## Directions
Find the string "Random" in the entries and copy each line that has it.
[Data for this task — start]
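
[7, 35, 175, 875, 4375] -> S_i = 7*5^i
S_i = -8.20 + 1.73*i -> [-8.2, -6.47, -4.74, -3.01, -1.28]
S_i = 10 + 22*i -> [10, 32, 54, 76, 98]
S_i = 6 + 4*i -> [6, 10, 14, 18, 22]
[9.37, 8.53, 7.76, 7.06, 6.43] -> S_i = 9.37*0.91^i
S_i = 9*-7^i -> [9, -63, 441, -3087, 21609]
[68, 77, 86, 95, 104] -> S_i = 68 + 9*i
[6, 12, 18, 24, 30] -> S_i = 6 + 6*i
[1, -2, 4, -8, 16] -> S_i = 1*-2^i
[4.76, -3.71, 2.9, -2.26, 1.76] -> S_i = 4.76*(-0.78)^i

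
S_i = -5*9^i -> [-5, -45, -405, -3645, -32805]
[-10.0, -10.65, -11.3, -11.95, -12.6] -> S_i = -10.00 + -0.65*i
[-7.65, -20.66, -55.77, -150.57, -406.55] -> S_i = -7.65*2.70^i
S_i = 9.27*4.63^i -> [9.27, 42.92, 198.72, 920.07, 4259.94]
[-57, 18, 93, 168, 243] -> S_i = -57 + 75*i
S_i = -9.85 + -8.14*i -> [-9.85, -17.99, -26.13, -34.27, -42.41]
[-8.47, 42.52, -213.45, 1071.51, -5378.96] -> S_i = -8.47*(-5.02)^i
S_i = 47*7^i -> [47, 329, 2303, 16121, 112847]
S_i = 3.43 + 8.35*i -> [3.43, 11.78, 20.13, 28.48, 36.83]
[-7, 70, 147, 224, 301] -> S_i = -7 + 77*i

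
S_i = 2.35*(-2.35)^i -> [2.35, -5.52, 12.98, -30.5, 71.67]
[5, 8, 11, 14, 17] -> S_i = 5 + 3*i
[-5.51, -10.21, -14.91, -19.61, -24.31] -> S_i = -5.51 + -4.70*i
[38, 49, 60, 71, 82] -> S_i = 38 + 11*i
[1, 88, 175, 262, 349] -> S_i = 1 + 87*i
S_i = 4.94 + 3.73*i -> [4.94, 8.67, 12.4, 16.13, 19.86]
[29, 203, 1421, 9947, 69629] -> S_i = 29*7^i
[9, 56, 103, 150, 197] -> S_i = 9 + 47*i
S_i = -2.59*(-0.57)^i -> [-2.59, 1.48, -0.84, 0.48, -0.27]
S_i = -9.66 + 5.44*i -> [-9.66, -4.22, 1.22, 6.66, 12.1]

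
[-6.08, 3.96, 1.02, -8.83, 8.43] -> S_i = Random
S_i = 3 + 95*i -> [3, 98, 193, 288, 383]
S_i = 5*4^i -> [5, 20, 80, 320, 1280]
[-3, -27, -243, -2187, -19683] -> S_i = -3*9^i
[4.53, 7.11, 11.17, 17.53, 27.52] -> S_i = 4.53*1.57^i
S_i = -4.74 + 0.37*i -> [-4.74, -4.37, -4.0, -3.63, -3.26]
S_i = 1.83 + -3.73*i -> [1.83, -1.9, -5.63, -9.36, -13.09]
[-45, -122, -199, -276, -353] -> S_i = -45 + -77*i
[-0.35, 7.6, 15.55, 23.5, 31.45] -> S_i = -0.35 + 7.95*i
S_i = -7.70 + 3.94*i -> [-7.7, -3.76, 0.18, 4.12, 8.06]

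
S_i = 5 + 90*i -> [5, 95, 185, 275, 365]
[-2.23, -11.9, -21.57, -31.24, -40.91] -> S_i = -2.23 + -9.67*i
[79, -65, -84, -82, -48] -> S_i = Random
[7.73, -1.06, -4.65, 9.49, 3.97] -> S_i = Random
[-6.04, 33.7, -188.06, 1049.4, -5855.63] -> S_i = -6.04*(-5.58)^i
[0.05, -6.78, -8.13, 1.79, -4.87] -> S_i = Random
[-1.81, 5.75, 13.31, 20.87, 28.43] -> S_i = -1.81 + 7.56*i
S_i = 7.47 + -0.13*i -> [7.47, 7.34, 7.21, 7.08, 6.95]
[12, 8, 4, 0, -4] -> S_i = 12 + -4*i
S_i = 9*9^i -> [9, 81, 729, 6561, 59049]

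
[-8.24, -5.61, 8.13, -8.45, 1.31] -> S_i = Random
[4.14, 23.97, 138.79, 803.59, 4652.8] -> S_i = 4.14*5.79^i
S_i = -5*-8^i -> [-5, 40, -320, 2560, -20480]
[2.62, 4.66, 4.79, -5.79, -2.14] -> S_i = Random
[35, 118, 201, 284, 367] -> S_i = 35 + 83*i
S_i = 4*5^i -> [4, 20, 100, 500, 2500]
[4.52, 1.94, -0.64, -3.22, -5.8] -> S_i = 4.52 + -2.58*i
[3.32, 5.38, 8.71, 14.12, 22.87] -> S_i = 3.32*1.62^i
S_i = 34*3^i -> [34, 102, 306, 918, 2754]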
[Data for this task — finish]
## Written answer
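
[-6.08, 3.96, 1.02, -8.83, 8.43] -> S_i = Random
[79, -65, -84, -82, -48] -> S_i = Random
[7.73, -1.06, -4.65, 9.49, 3.97] -> S_i = Random
[0.05, -6.78, -8.13, 1.79, -4.87] -> S_i = Random
[-8.24, -5.61, 8.13, -8.45, 1.31] -> S_i = Random
[2.62, 4.66, 4.79, -5.79, -2.14] -> S_i = Random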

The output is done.